Collected data entries:
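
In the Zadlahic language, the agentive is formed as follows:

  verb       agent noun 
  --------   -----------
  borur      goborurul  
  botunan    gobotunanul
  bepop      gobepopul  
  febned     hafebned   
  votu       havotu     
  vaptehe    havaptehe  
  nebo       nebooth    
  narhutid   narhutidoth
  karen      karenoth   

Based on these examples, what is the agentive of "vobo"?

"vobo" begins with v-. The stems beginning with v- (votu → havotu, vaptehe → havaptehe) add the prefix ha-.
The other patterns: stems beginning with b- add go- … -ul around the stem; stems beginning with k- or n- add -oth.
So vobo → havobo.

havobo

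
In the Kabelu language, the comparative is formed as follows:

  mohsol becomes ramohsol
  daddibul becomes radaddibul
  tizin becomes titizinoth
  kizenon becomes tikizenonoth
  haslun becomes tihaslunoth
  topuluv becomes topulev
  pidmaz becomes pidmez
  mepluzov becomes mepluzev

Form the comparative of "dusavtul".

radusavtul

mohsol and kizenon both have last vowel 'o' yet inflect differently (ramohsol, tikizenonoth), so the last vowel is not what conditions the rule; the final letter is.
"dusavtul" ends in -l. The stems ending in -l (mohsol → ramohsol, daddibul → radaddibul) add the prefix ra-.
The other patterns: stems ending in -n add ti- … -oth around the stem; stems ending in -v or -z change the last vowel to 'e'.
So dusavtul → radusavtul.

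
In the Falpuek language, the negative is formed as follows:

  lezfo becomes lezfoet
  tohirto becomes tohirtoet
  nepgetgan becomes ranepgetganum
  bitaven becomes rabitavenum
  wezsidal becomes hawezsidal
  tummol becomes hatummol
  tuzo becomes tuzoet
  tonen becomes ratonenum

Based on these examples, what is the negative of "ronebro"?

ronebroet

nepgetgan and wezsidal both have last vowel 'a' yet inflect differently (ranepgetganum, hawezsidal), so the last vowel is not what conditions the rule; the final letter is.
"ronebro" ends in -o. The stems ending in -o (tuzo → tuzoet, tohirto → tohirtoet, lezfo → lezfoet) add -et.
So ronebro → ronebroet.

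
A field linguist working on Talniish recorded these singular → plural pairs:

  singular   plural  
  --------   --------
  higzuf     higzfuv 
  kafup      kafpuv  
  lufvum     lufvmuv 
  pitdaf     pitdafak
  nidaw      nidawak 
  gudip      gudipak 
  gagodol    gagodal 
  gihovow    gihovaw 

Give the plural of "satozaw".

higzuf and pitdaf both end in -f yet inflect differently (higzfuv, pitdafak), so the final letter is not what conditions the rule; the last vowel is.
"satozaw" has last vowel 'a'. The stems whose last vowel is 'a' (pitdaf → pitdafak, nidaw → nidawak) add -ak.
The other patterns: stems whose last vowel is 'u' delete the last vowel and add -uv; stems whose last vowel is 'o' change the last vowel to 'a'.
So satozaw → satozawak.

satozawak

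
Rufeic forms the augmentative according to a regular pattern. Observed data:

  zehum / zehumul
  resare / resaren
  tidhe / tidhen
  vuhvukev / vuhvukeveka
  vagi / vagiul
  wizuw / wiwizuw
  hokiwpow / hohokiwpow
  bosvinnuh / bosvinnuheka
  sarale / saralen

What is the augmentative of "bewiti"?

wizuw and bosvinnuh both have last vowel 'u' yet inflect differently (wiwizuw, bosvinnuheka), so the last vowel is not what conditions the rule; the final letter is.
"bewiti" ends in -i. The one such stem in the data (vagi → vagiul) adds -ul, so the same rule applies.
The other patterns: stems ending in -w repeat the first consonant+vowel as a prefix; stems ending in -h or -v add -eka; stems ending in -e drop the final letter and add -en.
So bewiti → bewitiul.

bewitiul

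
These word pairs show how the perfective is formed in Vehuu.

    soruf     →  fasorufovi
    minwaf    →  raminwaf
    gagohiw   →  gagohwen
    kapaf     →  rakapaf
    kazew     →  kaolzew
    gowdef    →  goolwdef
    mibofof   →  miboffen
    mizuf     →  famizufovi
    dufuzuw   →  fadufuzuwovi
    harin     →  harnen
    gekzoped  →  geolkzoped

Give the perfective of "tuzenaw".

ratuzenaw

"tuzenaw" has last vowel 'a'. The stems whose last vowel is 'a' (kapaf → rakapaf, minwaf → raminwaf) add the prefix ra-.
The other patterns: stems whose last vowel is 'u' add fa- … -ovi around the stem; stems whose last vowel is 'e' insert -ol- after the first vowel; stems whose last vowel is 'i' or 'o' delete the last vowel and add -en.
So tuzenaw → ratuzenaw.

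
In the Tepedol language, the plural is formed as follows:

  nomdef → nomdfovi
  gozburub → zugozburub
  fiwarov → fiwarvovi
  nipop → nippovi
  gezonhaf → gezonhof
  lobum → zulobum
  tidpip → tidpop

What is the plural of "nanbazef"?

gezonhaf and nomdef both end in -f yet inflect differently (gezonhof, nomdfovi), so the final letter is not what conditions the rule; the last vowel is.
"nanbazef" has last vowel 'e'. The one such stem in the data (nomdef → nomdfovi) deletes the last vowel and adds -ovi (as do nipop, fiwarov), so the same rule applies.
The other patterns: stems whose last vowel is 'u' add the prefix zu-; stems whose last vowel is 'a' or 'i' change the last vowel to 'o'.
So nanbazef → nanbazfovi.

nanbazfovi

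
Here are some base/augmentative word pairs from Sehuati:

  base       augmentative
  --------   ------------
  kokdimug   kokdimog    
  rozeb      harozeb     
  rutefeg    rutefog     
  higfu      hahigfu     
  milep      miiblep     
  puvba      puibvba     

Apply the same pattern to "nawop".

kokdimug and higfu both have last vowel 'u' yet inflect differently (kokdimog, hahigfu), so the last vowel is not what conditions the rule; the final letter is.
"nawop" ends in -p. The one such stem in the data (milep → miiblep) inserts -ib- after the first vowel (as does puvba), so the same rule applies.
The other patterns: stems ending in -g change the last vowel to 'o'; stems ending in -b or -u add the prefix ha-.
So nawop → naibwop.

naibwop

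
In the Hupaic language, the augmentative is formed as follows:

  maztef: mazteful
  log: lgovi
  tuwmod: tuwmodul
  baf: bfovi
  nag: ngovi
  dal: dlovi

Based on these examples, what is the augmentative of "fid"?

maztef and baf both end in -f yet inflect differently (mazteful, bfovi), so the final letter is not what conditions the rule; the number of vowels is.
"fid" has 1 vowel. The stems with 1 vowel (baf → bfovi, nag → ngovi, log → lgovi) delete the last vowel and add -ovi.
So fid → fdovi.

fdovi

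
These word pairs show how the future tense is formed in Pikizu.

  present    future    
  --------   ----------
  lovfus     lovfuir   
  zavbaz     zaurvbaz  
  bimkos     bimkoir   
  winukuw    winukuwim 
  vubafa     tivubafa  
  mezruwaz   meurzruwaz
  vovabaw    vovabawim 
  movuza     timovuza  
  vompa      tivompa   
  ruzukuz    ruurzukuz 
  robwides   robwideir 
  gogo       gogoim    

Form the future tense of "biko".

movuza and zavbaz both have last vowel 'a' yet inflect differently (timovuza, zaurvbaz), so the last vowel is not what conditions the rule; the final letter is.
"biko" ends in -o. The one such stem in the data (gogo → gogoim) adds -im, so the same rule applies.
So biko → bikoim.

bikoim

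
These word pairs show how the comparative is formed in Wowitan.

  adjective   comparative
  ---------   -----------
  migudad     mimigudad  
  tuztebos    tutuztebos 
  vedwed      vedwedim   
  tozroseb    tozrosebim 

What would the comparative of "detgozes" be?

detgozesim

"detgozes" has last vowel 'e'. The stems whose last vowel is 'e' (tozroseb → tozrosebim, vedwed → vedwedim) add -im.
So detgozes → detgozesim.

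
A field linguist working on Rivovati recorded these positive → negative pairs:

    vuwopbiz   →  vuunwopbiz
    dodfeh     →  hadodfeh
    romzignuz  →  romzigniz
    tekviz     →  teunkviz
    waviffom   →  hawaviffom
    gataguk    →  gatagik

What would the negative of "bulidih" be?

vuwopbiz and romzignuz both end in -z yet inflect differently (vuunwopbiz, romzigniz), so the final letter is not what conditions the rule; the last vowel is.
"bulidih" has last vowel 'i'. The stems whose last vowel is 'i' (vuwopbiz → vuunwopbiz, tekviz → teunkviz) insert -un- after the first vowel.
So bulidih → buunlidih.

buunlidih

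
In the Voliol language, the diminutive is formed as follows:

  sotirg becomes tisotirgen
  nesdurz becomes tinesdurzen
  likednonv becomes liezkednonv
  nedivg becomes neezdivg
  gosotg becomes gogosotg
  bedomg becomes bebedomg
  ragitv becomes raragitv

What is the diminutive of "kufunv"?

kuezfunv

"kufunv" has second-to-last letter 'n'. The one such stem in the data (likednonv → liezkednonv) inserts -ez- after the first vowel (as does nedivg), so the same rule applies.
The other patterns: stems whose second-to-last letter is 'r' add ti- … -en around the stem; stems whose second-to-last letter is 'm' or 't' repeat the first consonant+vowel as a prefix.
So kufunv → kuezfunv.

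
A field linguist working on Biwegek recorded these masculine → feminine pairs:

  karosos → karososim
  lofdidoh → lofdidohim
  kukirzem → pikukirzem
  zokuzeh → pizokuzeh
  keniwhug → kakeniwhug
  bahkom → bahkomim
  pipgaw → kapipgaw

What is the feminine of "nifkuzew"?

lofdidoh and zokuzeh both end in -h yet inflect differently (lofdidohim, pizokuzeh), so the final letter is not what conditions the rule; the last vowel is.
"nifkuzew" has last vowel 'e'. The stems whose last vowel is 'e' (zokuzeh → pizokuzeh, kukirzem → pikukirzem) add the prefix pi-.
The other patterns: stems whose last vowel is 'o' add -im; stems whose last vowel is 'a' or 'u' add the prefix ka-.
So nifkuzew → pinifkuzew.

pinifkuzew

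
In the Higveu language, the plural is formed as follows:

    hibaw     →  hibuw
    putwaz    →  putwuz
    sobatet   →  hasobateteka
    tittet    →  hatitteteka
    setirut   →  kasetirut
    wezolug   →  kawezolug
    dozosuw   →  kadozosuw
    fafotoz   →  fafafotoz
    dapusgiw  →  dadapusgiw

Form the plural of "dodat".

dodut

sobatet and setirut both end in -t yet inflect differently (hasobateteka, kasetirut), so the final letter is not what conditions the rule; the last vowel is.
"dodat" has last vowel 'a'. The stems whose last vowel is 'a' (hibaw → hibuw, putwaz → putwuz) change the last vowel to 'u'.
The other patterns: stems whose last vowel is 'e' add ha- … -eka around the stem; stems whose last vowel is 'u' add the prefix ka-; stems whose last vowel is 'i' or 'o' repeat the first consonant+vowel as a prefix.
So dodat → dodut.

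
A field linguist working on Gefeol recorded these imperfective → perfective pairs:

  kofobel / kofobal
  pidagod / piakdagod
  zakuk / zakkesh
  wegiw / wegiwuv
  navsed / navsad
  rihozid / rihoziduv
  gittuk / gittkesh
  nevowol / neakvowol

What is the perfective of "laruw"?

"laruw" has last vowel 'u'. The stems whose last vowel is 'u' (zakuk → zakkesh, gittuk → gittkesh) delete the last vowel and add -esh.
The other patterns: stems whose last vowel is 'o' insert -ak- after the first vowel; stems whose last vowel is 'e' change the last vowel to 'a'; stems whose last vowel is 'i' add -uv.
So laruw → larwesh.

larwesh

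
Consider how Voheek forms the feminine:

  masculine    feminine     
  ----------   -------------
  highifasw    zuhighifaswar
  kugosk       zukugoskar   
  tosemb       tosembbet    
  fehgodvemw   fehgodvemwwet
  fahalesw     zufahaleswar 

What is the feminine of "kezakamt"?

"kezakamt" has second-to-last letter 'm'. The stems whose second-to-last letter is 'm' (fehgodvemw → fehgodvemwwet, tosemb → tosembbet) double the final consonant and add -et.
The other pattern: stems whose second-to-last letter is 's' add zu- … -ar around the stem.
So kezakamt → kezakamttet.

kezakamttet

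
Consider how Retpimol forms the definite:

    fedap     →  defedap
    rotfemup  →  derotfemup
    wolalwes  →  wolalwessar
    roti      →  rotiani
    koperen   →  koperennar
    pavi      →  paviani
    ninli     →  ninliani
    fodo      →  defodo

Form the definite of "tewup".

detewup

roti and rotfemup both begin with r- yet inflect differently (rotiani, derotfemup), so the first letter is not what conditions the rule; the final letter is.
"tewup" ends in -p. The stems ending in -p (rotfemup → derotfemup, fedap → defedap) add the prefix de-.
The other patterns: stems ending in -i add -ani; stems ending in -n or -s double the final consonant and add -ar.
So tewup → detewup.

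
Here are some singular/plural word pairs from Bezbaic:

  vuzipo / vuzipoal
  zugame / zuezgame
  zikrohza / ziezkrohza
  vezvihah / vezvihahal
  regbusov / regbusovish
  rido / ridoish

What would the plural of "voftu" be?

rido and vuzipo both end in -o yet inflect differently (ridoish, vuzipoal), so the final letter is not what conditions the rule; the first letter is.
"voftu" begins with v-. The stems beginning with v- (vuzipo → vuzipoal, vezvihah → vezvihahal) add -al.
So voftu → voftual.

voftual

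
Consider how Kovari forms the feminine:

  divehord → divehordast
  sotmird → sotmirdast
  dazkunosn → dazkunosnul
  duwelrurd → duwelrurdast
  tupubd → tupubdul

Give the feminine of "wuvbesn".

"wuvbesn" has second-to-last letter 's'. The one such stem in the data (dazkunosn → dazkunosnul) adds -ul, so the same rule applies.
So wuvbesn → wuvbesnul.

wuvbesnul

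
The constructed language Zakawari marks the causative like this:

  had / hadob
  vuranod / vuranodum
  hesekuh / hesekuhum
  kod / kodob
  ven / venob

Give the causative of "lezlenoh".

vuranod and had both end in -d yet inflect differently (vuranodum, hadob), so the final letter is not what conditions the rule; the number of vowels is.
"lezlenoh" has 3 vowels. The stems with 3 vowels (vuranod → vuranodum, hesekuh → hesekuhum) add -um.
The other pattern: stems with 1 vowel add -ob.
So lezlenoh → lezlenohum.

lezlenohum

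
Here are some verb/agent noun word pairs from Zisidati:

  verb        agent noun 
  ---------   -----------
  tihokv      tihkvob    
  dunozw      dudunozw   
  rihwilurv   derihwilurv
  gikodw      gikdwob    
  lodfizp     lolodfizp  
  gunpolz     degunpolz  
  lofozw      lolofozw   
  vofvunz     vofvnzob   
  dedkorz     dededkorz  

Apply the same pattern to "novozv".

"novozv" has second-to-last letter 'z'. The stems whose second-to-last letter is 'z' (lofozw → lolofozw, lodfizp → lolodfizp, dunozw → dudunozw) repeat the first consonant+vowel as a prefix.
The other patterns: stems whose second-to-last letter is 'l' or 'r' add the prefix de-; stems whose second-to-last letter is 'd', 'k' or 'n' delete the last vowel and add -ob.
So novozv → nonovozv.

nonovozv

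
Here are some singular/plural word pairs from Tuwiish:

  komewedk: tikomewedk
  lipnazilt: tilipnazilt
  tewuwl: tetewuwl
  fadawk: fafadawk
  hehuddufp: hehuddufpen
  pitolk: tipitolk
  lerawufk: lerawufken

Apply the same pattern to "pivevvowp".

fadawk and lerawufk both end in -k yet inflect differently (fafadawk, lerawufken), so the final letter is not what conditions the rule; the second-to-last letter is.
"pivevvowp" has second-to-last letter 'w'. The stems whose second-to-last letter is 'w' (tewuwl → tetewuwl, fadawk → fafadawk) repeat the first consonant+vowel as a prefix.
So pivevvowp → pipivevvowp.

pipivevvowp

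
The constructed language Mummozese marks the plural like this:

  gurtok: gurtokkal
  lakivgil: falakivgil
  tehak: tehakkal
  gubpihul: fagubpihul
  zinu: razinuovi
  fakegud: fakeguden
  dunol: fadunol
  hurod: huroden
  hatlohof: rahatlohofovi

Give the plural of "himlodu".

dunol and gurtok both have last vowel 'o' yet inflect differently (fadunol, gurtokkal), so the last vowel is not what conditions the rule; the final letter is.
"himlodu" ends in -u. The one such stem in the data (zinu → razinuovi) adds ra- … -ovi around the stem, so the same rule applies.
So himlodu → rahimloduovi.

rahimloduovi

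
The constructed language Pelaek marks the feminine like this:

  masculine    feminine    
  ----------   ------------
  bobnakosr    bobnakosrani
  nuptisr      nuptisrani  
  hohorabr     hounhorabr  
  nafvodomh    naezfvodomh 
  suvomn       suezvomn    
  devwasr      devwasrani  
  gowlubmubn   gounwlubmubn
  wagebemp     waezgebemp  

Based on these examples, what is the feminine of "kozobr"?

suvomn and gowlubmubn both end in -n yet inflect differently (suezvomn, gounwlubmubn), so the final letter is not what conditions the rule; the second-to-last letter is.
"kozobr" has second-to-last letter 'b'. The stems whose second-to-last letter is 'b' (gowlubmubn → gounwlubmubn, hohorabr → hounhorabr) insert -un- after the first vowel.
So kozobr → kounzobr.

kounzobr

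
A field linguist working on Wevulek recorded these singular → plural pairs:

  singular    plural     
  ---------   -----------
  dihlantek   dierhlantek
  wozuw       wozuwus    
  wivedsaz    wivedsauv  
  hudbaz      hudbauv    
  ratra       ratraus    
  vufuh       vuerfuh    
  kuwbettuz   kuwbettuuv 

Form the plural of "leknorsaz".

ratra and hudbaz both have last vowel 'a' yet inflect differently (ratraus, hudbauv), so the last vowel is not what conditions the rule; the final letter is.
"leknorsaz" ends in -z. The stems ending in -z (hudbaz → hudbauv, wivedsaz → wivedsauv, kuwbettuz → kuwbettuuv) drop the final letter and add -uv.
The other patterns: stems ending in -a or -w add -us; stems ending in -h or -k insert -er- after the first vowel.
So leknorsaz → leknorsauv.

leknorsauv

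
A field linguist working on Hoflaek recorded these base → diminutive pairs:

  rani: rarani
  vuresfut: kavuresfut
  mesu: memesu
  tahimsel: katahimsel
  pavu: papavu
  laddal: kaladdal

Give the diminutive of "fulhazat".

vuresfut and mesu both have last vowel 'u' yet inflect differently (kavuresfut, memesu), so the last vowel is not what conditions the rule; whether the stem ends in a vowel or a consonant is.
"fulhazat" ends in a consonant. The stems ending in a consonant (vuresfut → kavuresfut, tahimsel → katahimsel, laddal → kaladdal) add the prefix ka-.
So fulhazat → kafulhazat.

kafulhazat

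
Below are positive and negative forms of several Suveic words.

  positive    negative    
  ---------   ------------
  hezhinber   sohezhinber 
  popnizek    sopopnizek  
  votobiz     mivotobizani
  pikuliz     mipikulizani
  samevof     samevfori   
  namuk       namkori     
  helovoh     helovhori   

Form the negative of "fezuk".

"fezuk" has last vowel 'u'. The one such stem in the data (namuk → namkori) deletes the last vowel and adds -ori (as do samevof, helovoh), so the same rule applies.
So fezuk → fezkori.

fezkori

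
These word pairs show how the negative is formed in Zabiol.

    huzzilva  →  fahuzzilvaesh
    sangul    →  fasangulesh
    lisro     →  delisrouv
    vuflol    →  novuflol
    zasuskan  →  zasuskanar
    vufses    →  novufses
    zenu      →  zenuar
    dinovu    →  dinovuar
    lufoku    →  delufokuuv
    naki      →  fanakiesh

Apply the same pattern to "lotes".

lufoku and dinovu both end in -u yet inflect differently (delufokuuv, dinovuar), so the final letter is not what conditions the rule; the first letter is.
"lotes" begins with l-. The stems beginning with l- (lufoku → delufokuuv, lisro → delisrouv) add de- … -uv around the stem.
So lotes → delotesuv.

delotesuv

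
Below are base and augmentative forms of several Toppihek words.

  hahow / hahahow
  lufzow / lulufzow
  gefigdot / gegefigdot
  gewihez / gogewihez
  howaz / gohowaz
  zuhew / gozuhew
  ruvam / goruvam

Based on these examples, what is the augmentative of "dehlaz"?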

• WHAT NEEDS TO BE DONE: A single number is the whole answer here: the number of lines in the data containing "formed".

• SOLUTION TO THE EXERCISE: 11